WHAT YOU ARE ASKED TO DO:
Under this line are the records; write out word for word the part that begins at the line containing "A batch reactor has 7" and ends at the line containing "- G: processing 20 hours, weight 4", and no more.

··· GIVEN RECORDS ···

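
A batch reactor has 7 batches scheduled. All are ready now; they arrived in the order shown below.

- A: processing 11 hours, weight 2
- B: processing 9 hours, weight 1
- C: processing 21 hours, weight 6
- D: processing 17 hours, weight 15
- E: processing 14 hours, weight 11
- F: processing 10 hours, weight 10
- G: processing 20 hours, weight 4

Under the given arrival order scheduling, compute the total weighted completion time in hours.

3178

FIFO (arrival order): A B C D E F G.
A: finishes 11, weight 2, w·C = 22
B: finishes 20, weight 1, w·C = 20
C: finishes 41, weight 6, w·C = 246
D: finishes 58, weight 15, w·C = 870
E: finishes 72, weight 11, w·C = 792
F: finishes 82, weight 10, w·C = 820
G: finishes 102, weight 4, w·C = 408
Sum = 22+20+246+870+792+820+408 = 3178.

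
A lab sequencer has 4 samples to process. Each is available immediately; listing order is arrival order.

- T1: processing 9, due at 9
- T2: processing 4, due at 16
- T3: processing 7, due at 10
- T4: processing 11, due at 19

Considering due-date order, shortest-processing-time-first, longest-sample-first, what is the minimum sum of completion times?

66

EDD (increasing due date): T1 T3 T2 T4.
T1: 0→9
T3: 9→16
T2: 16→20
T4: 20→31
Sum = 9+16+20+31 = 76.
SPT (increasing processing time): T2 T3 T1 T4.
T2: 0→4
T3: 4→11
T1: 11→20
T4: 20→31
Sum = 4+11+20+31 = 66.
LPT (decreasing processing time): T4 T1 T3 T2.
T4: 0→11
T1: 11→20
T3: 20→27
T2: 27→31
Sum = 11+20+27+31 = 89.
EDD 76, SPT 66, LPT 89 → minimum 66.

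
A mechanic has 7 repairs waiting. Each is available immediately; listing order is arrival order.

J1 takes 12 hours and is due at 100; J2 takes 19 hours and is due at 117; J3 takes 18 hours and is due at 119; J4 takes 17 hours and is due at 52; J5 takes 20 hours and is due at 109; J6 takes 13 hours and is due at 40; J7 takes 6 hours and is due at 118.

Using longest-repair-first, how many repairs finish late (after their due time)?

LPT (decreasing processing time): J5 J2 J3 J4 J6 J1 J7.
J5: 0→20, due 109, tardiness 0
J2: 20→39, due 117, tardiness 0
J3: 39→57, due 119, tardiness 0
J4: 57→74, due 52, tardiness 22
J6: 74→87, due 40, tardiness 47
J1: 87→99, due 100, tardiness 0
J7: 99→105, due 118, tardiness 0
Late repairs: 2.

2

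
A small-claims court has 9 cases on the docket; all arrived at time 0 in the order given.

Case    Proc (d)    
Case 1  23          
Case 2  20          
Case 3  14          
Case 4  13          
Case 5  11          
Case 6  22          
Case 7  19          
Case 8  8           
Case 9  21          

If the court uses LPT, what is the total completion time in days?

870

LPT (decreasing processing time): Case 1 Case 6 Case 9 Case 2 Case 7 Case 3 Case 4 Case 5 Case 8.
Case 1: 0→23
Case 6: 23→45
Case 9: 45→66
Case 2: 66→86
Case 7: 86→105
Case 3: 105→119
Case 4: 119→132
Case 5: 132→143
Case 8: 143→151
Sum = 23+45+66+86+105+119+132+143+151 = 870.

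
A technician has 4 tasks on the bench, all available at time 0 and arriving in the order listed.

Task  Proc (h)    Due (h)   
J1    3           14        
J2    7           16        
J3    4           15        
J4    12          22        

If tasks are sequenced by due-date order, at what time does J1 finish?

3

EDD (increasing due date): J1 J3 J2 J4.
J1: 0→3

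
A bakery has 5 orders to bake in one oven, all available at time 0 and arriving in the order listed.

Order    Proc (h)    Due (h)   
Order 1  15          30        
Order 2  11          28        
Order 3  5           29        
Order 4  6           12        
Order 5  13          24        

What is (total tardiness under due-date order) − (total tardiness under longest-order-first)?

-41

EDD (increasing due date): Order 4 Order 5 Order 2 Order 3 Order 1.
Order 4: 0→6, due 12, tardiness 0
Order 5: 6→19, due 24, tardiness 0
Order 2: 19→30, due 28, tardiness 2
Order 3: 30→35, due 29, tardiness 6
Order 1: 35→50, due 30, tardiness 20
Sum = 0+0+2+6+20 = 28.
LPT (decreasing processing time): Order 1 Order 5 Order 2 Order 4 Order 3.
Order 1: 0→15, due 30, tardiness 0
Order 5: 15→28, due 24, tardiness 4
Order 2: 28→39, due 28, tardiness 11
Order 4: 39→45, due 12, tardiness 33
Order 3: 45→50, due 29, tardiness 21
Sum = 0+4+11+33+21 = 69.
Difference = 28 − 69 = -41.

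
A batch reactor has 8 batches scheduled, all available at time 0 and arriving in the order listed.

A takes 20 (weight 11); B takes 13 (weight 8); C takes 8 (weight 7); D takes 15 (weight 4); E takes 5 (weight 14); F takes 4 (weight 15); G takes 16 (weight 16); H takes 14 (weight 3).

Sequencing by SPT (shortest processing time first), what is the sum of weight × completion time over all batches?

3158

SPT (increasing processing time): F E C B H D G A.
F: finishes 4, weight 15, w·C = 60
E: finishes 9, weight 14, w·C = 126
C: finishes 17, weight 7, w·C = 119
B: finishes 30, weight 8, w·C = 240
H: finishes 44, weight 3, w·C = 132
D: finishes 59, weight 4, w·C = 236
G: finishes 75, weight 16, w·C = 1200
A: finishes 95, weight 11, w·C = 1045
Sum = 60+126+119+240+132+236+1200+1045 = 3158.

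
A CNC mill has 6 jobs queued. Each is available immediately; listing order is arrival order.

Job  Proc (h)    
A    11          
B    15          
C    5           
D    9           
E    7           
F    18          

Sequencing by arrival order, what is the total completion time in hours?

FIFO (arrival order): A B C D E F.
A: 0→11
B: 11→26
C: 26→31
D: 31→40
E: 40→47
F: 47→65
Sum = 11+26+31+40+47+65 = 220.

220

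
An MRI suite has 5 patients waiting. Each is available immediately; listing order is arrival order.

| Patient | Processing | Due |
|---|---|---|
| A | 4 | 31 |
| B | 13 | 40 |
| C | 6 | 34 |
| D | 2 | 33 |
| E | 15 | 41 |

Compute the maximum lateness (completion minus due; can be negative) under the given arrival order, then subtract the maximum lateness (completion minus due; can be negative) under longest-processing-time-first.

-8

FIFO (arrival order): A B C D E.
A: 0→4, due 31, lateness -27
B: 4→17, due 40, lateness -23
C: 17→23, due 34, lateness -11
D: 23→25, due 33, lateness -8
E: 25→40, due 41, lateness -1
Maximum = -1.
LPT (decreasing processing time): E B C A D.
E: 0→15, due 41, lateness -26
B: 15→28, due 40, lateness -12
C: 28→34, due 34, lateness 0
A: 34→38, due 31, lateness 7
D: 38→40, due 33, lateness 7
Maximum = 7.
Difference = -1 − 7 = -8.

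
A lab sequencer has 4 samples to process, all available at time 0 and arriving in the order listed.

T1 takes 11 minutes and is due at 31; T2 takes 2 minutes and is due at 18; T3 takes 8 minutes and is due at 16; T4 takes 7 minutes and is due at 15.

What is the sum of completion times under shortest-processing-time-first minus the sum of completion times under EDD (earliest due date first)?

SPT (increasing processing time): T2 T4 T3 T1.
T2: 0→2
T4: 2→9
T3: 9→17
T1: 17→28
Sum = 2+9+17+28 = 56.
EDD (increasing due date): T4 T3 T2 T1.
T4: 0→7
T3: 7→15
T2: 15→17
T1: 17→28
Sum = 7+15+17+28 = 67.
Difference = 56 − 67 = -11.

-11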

···
··· GIVEN RECORDS ···

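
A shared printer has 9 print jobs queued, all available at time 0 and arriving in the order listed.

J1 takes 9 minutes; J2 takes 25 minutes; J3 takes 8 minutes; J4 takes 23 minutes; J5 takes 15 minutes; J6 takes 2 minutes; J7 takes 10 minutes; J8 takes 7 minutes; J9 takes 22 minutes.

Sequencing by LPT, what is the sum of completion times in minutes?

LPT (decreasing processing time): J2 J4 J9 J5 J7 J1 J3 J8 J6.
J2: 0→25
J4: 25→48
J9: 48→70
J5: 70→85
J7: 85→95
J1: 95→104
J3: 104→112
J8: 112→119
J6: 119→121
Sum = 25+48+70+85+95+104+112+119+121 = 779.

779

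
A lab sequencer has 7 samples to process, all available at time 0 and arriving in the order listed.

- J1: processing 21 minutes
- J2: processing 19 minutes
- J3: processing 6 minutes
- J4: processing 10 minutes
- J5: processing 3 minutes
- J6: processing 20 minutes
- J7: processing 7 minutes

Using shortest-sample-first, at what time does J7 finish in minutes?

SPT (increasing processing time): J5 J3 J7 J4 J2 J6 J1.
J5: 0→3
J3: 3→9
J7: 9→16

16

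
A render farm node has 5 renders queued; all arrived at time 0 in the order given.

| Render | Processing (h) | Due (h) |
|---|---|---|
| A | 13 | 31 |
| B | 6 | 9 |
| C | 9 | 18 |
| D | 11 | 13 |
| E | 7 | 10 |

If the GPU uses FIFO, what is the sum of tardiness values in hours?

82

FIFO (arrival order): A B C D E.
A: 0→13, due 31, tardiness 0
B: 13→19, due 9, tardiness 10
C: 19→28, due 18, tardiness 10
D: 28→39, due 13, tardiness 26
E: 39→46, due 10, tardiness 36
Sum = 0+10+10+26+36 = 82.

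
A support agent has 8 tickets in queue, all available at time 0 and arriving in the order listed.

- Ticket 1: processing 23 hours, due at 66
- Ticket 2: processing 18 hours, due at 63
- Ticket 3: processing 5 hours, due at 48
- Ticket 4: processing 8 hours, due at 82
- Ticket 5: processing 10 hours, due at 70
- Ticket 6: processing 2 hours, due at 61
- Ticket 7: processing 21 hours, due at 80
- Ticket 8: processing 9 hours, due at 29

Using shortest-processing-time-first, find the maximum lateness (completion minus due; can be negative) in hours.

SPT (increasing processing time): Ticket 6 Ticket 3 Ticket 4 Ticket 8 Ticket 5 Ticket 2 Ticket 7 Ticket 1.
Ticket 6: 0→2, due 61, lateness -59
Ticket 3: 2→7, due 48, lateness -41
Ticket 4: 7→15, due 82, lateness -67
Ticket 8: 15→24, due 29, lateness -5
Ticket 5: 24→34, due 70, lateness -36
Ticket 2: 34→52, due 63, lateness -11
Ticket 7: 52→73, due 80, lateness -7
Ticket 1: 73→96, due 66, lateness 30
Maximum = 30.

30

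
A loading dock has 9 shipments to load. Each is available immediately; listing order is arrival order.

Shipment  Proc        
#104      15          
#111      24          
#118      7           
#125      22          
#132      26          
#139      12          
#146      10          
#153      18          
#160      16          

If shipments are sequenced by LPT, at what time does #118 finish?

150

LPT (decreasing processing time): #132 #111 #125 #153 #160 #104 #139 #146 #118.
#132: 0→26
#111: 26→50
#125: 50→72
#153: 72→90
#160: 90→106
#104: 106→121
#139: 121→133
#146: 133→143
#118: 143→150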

···

ANSWER FOR THIS EXERCISE:
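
A batch reactor has 7 batches scheduled. All are ready now; they arrived in the order shown below.

- A: processing 11 hours, weight 2
- B: processing 9 hours, weight 1
- C: processing 21 hours, weight 6
- D: processing 17 hours, weight 15
- E: processing 14 hours, weight 11
- F: processing 10 hours, weight 10
- G: processing 20 hours, weight 4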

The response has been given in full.